### [What to produce]
In the listing that follows, the range to quote begins at the line that has "18.03 | 17.95 |" and ends after the line that has "17.18 | 17.58 |"; quote it verbatim and add nothing.

### [Material provided]

##########

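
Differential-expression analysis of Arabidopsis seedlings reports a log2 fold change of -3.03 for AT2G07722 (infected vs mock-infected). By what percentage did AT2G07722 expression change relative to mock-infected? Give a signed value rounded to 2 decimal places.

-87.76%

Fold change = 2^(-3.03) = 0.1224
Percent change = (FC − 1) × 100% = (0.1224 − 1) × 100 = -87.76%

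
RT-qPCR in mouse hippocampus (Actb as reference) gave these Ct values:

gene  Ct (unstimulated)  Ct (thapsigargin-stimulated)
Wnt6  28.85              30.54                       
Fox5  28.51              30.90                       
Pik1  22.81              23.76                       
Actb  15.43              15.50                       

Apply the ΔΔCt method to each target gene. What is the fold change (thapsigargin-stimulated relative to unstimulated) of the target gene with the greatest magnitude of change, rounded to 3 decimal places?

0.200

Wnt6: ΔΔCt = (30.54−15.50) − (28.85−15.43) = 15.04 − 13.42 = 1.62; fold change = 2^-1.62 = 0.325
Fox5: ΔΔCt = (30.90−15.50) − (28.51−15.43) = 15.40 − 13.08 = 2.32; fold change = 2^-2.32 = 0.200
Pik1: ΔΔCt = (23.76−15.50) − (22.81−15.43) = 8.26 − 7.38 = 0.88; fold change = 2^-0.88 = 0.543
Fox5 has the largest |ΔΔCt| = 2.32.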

##########

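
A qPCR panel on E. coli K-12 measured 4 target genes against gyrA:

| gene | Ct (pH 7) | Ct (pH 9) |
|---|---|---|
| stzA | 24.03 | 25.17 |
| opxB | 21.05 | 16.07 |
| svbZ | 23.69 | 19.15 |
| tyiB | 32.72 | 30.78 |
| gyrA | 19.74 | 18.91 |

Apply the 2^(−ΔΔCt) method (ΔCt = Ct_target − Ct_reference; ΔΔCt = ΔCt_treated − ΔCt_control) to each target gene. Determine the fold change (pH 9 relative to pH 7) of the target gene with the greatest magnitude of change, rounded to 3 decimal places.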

##########

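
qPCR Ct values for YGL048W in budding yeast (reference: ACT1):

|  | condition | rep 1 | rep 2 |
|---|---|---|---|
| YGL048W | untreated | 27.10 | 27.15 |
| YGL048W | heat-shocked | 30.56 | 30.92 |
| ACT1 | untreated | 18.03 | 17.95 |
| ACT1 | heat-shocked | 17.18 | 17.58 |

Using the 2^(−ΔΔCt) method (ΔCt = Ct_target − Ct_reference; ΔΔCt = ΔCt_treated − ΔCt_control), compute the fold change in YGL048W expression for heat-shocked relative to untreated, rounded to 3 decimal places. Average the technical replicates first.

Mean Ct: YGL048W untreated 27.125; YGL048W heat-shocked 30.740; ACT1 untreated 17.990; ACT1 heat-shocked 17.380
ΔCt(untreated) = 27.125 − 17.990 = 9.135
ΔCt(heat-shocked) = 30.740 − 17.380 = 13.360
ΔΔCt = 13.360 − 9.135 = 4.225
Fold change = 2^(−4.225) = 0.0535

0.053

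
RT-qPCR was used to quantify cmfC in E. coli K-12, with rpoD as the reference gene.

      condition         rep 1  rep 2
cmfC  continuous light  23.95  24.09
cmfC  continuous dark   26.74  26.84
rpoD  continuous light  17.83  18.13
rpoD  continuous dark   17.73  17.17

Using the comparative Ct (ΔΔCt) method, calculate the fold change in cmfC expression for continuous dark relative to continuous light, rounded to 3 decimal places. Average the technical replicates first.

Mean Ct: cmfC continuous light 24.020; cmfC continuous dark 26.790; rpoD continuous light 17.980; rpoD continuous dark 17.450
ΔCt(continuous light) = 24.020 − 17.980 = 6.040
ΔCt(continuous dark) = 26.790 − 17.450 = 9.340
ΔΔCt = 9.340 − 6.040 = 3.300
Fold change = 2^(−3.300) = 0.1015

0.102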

##########

### [Written response]
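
| ACT1 | untreated | 18.03 | 17.95 |
| ACT1 | heat-shocked | 17.18 | 17.58 |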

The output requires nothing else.